▸ Activity: Return each line of the data below that contains the string "equals".

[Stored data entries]
□ □ □ □ □
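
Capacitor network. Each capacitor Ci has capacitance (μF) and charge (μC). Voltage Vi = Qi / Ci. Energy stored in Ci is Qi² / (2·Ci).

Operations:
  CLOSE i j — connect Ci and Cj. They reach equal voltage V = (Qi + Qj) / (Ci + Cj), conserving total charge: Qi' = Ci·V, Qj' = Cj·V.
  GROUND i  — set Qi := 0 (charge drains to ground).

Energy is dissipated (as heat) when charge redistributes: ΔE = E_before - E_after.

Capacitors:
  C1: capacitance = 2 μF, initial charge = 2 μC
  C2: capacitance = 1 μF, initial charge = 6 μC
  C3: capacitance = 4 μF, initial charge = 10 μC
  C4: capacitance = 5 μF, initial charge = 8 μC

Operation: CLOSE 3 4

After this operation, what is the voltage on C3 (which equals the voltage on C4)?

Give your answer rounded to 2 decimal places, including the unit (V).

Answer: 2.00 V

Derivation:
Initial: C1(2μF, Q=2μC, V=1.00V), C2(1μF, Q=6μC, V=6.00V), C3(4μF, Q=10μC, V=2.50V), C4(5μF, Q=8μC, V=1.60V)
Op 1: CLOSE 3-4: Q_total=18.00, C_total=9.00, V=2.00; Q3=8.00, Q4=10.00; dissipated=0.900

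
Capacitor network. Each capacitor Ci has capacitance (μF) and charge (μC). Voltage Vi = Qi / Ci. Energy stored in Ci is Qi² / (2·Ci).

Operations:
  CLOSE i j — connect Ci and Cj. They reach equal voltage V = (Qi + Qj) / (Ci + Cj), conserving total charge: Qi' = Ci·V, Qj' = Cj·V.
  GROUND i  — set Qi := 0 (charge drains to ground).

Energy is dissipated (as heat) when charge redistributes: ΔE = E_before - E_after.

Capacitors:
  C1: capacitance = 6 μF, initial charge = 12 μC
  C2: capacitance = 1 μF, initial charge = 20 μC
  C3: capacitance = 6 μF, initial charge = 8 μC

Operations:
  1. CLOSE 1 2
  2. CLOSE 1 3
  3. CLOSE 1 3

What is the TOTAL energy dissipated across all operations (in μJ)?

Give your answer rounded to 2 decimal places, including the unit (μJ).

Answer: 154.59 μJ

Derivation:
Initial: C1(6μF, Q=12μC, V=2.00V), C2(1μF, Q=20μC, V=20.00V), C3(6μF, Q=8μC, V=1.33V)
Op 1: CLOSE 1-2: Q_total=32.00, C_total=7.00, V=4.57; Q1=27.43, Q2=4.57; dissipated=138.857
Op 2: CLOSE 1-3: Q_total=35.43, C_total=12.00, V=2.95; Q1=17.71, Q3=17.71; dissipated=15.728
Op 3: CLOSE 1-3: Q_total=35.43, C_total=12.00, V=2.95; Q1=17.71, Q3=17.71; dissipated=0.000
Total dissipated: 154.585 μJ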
□ □ □ □ □
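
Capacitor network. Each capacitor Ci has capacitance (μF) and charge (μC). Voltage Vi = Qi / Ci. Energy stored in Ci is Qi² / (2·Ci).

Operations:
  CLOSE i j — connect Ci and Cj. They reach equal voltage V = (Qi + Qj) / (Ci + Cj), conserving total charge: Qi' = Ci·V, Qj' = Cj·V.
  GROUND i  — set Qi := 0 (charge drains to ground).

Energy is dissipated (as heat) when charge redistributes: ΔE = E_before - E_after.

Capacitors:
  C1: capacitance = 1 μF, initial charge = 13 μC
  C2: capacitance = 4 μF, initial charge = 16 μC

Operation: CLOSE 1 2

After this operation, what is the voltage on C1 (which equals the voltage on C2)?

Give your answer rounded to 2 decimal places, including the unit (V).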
□ □ □ □ □
▸ Answer box:
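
After this operation, what is the voltage on C3 (which equals the voltage on C4)?
After this operation, what is the voltage on C1 (which equals the voltage on C2)?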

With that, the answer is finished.